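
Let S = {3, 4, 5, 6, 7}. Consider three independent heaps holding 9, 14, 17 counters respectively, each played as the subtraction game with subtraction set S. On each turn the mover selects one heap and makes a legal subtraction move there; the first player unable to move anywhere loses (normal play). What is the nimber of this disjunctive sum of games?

0

All heaps use S = {3, 4, 5, 6, 7}:
G(0) = 0
G(1) = mex{} = 0
G(2) = mex{} = 0
G(3) = mex{0} = 1
G(4) = mex{0,0} = 1
G(5) = mex{0,0,0} = 1
G(6) = mex{1,0,0,0} = 2
G(7) = mex{1,1,0,0,0} = 2
G(8) = mex{1,1,1,0,0} = 2
G(9) = mex{2,1,1,1,0} = 3
G(10) = mex{2,2,1,1,1} = 0
G(11) = mex{2,2,2,1,1} = 0
G(12) = mex{3,2,2,2,1} = 0
G(13) = mex{0,3,2,2,2} = 1
G(14) = mex{0,0,3,2,2} = 1
G(15) = mex{0,0,0,3,2} = 1
G(16) = mex{1,0,0,0,3} = 2
G(17) = mex{1,1,0,0,0} = 2
Heap A: G(9) = 3.
Heap B: G(14) = 1.
Heap C: G(17) = 2.
Combined Grundy value = 3 ⊕ 1 ⊕ 2 = 0.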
==================================================
**What you are asked to do:** Would you set down all of the entries again, word for word?

**Exercise response:**
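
Let S = {3, 4, 5, 6, 7}. Consider three independent heaps holding 9, 14, 17 counters respectively, each played as the subtraction game with subtraction set S. On each turn the mover selects one heap and makes a legal subtraction move there; the first player unable to move anywhere loses (normal play). What is the nimber of this disjunctive sum of games?

0

All heaps use S = {3, 4, 5, 6, 7}:
G(0) = 0
G(1) = mex{} = 0
G(2) = mex{} = 0
G(3) = mex{0} = 1
G(4) = mex{0,0} = 1
G(5) = mex{0,0,0} = 1
G(6) = mex{1,0,0,0} = 2
G(7) = mex{1,1,0,0,0} = 2
G(8) = mex{1,1,1,0,0} = 2
G(9) = mex{2,1,1,1,0} = 3
G(10) = mex{2,2,1,1,1} = 0
G(11) = mex{2,2,2,1,1} = 0
G(12) = mex{3,2,2,2,1} = 0
G(13) = mex{0,3,2,2,2} = 1
G(14) = mex{0,0,3,2,2} = 1
G(15) = mex{0,0,0,3,2} = 1
G(16) = mex{1,0,0,0,3} = 2
G(17) = mex{1,1,0,0,0} = 2
Heap A: G(9) = 3.
Heap B: G(14) = 1.
Heap C: G(17) = 2.
Combined Grundy value = 3 ⊕ 1 ⊕ 2 = 0.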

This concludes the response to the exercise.